--- Recorded information Enclosed Below ---
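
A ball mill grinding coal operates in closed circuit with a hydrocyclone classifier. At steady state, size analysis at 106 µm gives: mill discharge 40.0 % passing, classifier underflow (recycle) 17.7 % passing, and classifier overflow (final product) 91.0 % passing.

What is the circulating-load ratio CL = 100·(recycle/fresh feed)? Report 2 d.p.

CL = 228.70 %

Let r = R/F. Size balance at 106 µm:
Fd + Rd = Ru + Fo ⇒ R/F = (o−d)/(d−u)
r = (91.0 − 40.0)/(40.0 − 17.7) = 51.0/22.3 = 2.2870
CL = 100·r = 228.70 %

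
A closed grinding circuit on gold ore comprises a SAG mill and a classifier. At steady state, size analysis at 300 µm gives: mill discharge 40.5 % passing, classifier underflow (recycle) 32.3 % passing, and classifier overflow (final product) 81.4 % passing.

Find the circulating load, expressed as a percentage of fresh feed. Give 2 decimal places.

Two-product formula at 300 µm:
Fd + Rd = Ru + Fo ⇒ R/F = (o−d)/(d−u)
r = (81.4 − 40.5)/(40.5 − 32.3) = 40.9/8.2 = 4.9878
CL = 100·r = 498.78 %

CL = 498.78 %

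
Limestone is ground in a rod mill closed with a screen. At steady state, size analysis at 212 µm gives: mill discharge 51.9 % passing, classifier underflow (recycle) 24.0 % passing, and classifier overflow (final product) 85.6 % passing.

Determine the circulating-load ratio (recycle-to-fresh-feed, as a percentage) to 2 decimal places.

Two-product formula at 212 µm:
Fd + Rd = Ru + Fo ⇒ R/F = (o−d)/(d−u)
r = (85.6 − 51.9)/(51.9 − 24.0) = 33.7/27.9 = 1.2079
CL = 100·r = 120.79 %

CL = 120.79 %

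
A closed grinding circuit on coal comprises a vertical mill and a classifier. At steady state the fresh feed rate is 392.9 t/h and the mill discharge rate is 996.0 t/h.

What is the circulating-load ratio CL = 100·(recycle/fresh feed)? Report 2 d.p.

CL = 153.50 %

Discharge = new feed + return, hence
R = M − F = 996.0 − 392.9 = 603.1 t/h
CL = 100·R/F = 100·603.1/392.9 = 153.50 %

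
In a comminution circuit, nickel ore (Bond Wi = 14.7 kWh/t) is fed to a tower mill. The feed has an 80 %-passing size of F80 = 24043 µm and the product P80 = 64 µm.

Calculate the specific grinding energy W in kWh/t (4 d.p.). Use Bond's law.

W = 17.4270 kWh/t

W = 10 Wi (P80^-0.5 − F80^-0.5)
1/√64 = 0.125000;  1/√24043 = 0.006449
W = 10·14.7·(0.125000 − 0.006449) = 17.4270 kWh/t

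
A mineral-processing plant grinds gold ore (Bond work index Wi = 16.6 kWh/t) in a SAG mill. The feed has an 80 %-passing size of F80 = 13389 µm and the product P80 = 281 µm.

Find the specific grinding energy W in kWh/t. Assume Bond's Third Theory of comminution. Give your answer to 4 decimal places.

W = 8.4681 kWh/t

W = 10·Wi·(P80^(-½) − F80^(-½))
1/√281 = 0.059655;  1/√13389 = 0.008642
W = 10·16.6·(0.059655 − 0.008642) = 8.4681 kWh/t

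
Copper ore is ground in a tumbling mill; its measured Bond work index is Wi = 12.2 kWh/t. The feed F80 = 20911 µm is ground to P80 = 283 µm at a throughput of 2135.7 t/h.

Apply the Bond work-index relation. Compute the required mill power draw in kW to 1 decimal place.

P = 13686.6 kW

W = 10 Wi / √P80 − 10 Wi / √F80
W = 10·12.2·(1/√283 − 1/√20911) = 10·12.2·(0.052529) = 6.4085 kWh/t
P = W·T = 6.4085·2135.7 = 13686.6 kW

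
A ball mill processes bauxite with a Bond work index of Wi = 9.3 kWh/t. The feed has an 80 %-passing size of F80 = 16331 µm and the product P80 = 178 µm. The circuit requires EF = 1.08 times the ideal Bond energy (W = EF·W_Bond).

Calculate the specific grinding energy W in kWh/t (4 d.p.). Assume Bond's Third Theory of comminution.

W = 10·Wi·[P80^(−½) − F80^(−½)]
1/√178 = 0.074953;  1/√16331 = 0.007825
W = 10·9.3·(0.074953 − 0.007825) = 6.2429 kWh/t
W_actual = 1.08 × 6.2429 = 6.7423 kWh/t

W = 6.7423 kWh/t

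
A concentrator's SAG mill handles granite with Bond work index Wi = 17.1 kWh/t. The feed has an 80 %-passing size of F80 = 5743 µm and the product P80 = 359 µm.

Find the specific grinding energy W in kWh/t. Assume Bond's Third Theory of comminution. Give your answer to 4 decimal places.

W = 6.7686 kWh/t

W = 10 Wi (1/√P80 − 1/√F80)  [Bond]
1/√359 = 0.052778;  1/√5743 = 0.013196
W = 10·17.1·(0.052778 − 0.013196) = 6.7686 kWh/t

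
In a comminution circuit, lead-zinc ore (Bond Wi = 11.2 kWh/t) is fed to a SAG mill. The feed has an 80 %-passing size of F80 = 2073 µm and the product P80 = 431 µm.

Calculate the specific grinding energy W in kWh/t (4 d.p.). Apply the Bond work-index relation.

W = 10·Wi·[P80^(−½) − F80^(−½)]
1/√431 = 0.048168;  1/√2073 = 0.021963
W = 10·11.2·(0.048168 − 0.021963) = 2.9349 kWh/t

W = 2.9349 kWh/t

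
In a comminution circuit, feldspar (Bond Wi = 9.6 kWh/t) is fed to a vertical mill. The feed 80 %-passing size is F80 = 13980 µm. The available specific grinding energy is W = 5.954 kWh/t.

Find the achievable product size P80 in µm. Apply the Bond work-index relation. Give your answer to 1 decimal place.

Bond:  W = 10 Wi (1/√P − 1/√F)
⇒ 1/√P80 = W/(10 Wi) + 1/√F80
  = 5.9540/(10·9.6) + 1/√13980 = 0.062021 + 0.008458 = 0.070478
P80 = (1/0.070478)² = 14.1887² = 201.32 µm

P80 = 201.3 µm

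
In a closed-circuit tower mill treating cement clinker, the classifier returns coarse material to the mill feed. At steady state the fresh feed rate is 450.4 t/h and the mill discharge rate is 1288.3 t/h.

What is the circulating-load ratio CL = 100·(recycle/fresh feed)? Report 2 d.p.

CL = 186.03 %

Steady state: M = F + R.
R = M − F = 1288.3 − 450.4 = 837.9 t/h
CL = 100·R/F = 100·837.9/450.4 = 186.03 %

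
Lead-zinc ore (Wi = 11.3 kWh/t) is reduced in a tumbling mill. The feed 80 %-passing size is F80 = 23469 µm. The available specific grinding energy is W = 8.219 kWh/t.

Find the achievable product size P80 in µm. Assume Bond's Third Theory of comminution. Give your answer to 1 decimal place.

Bond:  W = 10 Wi (1/√P − 1/√F)
P80^(−½) = W/(10 Wi) + F80^(−½)
  = 8.2190/(10·11.3) + 1/√23469 = 0.072735 + 0.006528 = 0.079262
P80 = (1/0.079262)² = 12.6164² = 159.17 µm

P80 = 159.2 µm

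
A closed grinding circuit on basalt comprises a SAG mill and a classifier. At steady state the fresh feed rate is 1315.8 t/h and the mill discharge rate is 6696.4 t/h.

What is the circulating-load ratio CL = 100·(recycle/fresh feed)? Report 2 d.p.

CL = 408.92 %

Mill node: discharge = fresh + recycle.
R = M − F = 6696.4 − 1315.8 = 5380.6 t/h
CL = 100·R/F = 100·5380.6/1315.8 = 408.92 %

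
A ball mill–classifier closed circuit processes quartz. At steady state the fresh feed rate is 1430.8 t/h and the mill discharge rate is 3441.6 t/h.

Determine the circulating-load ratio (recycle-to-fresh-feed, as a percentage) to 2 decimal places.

Mill node: discharge = fresh + recycle.
R = M − F = 3441.6 − 1430.8 = 2010.8 t/h
CL = 100·R/F = 100·2010.8/1430.8 = 140.54 %

CL = 140.54 %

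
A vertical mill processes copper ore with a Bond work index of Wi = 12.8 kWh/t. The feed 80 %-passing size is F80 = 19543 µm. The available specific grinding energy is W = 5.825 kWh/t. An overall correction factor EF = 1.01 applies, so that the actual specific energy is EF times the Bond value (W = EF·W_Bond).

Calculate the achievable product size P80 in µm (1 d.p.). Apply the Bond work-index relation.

P80 = 366.8 µm

W_Bond = 10·Wi·(1/√P₈₀ − 1/√F₈₀)
W_Bond = W / EF = 5.825 / 1.01 = 5.7673 kWh/t
⇒ 1/√P80 = W_Bond/(10·Wi) + 1/√F80
  = 5.7673/(10·12.8) + 1/√19543 = 0.045057 + 0.007153 = 0.052211
P80 = (1/0.052211)² = 19.1532² = 366.85 µm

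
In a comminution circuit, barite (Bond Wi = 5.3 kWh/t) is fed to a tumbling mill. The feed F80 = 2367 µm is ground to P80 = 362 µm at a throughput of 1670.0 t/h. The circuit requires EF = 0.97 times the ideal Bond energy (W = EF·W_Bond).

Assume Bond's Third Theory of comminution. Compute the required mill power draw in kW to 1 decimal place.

W = 10·Wi·(P80^(-½) − F80^(-½))
W = 10·5.3·(1/√362 − 1/√2367) = 10·5.3·(0.032005) = 1.6962 kWh/t
Corrected W = EF·W_Bond = 0.97·1.6962 = 1.6454 kWh/t
P = W·T = 1.6454·1670.0 = 2747.7 kW

P = 2747.7 kW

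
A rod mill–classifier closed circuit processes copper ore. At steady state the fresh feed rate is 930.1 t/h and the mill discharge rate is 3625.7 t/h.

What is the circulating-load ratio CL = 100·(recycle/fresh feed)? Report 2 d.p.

CL = 289.82 %

Discharge = new feed + return, hence
R = M − F = 3625.7 − 930.1 = 2695.6 t/h
CL = 100·R/F = 100·2695.6/930.1 = 289.82 %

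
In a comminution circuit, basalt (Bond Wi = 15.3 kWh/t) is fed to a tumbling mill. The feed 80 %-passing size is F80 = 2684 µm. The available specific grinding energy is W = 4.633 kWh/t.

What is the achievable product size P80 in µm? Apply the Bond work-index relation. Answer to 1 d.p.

P80 = 406.8 µm

W_Bond = 10·Wi·(1/√P₈₀ − 1/√F₈₀)
⇒ 1/√P80 = W/(10·Wi) + 1/√F80
  = 4.6330/(10·15.3) + 1/√2684 = 0.030281 + 0.019302 = 0.049583
P80 = (1/0.049583)² = 20.1681² = 406.75 µm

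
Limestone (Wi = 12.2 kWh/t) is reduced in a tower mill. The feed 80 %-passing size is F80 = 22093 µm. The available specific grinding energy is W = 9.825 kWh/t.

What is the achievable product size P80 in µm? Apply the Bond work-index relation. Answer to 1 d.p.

P80 = 131.3 µm

W = 10·Wi·[P80^(−½) − F80^(−½)]
⇒ 1/√P80 = W/(10 Wi) + 1/√F80
  = 9.8250/(10·12.2) + 1/√22093 = 0.080533 + 0.006728 = 0.087261
P80 = (1/0.087261)² = 11.4599² = 131.33 µm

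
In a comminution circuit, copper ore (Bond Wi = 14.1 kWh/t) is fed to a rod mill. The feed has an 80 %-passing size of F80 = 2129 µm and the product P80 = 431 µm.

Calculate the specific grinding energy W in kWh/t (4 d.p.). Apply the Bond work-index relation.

W = 3.7359 kWh/t

W = 10 Wi (P80^-0.5 − F80^-0.5)
1/√431 = 0.048168;  1/√2129 = 0.021673
W = 10·14.1·(0.048168 − 0.021673) = 3.7359 kWh/t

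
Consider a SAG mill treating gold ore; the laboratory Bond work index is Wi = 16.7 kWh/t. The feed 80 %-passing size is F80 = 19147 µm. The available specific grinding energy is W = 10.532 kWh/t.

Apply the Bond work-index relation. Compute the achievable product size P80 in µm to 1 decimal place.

W = 10·Wi·[P80^(−½) − F80^(−½)]
⇒ 1/√P80 = W/(10 Wi) + 1/√F80
  = 10.5320/(10·16.7) + 1/√19147 = 0.063066 + 0.007227 = 0.070293
P80 = (1/0.070293)² = 14.2262² = 202.39 µm

P80 = 202.4 µm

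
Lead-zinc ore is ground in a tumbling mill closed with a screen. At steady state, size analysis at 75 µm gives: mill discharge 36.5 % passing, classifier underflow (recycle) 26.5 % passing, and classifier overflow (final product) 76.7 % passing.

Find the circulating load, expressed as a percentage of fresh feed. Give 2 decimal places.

Mass balance on the −75 µm fraction:
Fd + Rd = Ru + Fo ⇒ R/F = (o−d)/(d−u)
r = (76.7 − 36.5)/(36.5 − 26.5) = 40.2/10.0 = 4.0200
CL = 100·r = 402.00 %

CL = 402.00 %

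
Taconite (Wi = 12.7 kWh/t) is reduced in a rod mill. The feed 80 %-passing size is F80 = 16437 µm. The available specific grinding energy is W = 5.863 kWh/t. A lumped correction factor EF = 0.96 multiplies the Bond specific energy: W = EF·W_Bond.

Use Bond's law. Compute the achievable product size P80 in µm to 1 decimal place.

W = 10·Wi·[P80^(−½) − F80^(−½)]
W_Bond = W / EF = 5.863 / 0.96 = 6.1073 kWh/t
⇒ 1/√P80 = W_Bond/(10 Wi) + 1/√F80
  = 6.1073/(10·12.7) + 1/√16437 = 0.048089 + 0.007800 = 0.055889
P80 = (1/0.055889)² = 17.8927² = 320.15 µm

P80 = 320.1 µm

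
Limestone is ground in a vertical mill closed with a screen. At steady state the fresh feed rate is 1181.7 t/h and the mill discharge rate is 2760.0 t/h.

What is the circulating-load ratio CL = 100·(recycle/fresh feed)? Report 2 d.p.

CL = 133.56 %

Mill node: discharge = fresh + recycle.
R = M − F = 2760.0 − 1181.7 = 1578.3 t/h
CL = 100·R/F = 100·1578.3/1181.7 = 133.56 %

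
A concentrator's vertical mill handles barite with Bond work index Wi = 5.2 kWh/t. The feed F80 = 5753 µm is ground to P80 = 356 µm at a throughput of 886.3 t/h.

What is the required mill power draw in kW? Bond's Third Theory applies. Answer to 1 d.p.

W = 10 Wi / √P80 − 10 Wi / √F80
W = 10·5.2·(1/√356 − 1/√5753) = 10·5.2·(0.039816) = 2.0704 kWh/t
P_mill = W·ṁ = 2.0704·886.3 = 1835.0 kW

P = 1835.0 kW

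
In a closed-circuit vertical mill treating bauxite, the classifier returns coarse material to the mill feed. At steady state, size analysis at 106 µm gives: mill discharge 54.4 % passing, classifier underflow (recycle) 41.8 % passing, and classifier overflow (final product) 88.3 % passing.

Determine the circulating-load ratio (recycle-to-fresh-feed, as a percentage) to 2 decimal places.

Two-product formula at 106 µm:
(1+r)·d = r·u + o ⇒ r = (o−d)/(d−u)
r = (88.3 − 54.4)/(54.4 − 41.8) = 33.9/12.6 = 2.6905
CL = 100·r = 269.05 %

CL = 269.05 %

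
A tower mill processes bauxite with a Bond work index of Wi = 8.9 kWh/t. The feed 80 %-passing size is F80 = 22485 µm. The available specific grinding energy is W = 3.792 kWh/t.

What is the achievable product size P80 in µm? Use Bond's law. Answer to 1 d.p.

P80 = 411.8 µm

W = 10·Wi·(P80^(-½) − F80^(-½))
1/√P80 = 1/√F80 + W/(10·Wi)
  = 3.7920/(10·8.9) + 1/√22485 = 0.042607 + 0.006669 = 0.049276
P80 = (1/0.049276)² = 20.2940² = 411.85 µm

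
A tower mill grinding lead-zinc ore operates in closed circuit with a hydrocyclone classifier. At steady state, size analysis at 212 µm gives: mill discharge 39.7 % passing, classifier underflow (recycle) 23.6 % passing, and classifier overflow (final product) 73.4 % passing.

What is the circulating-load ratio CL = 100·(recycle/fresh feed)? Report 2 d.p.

Balance %-passing 212 µm (r = R/F):
(1+r)d = ru + o → r = (o−d)/(d−u)
r = (73.4 − 39.7)/(39.7 − 23.6) = 33.7/16.1 = 2.0932
CL = 100·r = 209.32 %

CL = 209.32 %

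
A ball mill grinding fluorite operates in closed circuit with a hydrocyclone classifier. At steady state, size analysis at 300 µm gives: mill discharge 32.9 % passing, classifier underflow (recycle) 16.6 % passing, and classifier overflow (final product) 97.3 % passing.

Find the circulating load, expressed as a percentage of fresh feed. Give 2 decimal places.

CL = 395.09 %

Classifier node, passing 300 µm:
Fd + Rd = Ru + Fo ⇒ R/F = (o−d)/(d−u)
r = (97.3 − 32.9)/(32.9 − 16.6) = 64.4/16.3 = 3.9509
CL = 100·r = 395.09 %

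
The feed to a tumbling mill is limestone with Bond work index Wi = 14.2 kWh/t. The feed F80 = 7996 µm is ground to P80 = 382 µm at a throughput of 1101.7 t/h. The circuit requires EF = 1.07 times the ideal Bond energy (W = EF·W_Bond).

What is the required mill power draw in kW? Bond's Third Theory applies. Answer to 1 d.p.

P = 6692.6 kW

W = 10 Wi (P80^-0.5 − F80^-0.5)
W = 10·14.2·(1/√382 − 1/√7996) = 10·14.2·(0.039981) = 5.6773 kWh/t
W_actual = 1.07 × 5.6773 = 6.0748 kWh/t
P_mill = W·ṁ = 6.0748·1101.7 = 6692.6 kW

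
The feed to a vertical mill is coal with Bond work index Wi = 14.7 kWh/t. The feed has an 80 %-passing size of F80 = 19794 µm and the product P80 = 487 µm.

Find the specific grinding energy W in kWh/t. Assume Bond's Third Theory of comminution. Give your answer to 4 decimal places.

W = 5.6164 kWh/t

W = 10·Wi·[P80^(−½) − F80^(−½)]
1/√487 = 0.045314;  1/√19794 = 0.007108
W = 10·14.7·(0.045314 − 0.007108) = 5.6164 kWh/t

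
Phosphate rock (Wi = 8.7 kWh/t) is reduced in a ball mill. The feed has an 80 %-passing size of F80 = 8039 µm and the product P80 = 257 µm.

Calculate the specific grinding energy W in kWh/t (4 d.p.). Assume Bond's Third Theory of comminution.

W = 4.4566 kWh/t

Bond: W = 10·Wi·(1/√P80 − 1/√F80)
1/√257 = 0.062378;  1/√8039 = 0.011153
W = 10·8.7·(0.062378 − 0.011153) = 4.4566 kWh/t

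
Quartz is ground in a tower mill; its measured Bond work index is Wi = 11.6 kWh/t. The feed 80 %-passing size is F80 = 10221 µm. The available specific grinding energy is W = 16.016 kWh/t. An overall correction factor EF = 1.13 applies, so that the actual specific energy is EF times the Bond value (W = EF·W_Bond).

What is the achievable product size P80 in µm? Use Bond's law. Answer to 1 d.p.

W = 10 Wi / √P80 − 10 Wi / √F80
W_Bond = W / EF = 16.016 / 1.13 = 14.1735 kWh/t
⇒ 1/√P80 = W_Bond/(10·Wi) + 1/√F80
  = 14.1735/(10·11.6) + 1/√10221 = 0.122185 + 0.009891 = 0.132076
P80 = (1/0.132076)² = 7.5714² = 57.33 µm

P80 = 57.3 µm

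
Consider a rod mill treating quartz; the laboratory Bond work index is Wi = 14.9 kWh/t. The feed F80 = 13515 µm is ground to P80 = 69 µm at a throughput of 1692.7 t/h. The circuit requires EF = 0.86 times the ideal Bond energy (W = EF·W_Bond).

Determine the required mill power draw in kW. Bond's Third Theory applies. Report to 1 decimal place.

W = 10·Wi·[P80^(−½) − F80^(−½)]
W = 10·14.9·(1/√69 − 1/√13515) = 10·14.9·(0.111784) = 16.6558 kWh/t
Corrected W = EF·W_Bond = 0.86·16.6558 = 14.3240 kWh/t
P_mill = W·ṁ = 14.3240·1692.7 = 24246.2 kW

P = 24246.2 kW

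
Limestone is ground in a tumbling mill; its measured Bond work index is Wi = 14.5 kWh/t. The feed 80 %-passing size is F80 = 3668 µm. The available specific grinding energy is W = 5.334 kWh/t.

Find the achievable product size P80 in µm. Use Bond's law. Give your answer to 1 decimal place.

P80 = 352.0 µm

W = 10·Wi·(P80^(-½) − F80^(-½))
P80^-0.5 = F80^-0.5 + W/(10 Wi)
  = 5.3340/(10·14.5) + 1/√3668 = 0.036786 + 0.016511 = 0.053298
P80 = (1/0.053298)² = 18.7625² = 352.03 µm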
--- End of Enclosed Recorded information ---
Filter by the word "basalt": copy every line of the data that holds it.

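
A closed grinding circuit on basalt comprises a SAG mill and a classifier. At steady state the fresh feed rate is 1315.8 t/h and the mill discharge rate is 6696.4 t/h.
In a comminution circuit, basalt (Bond Wi = 15.3 kWh/t) is fed to a tumbling mill. The feed 80 %-passing size is F80 = 2684 µm. The available specific grinding energy is W = 4.633 kWh/t.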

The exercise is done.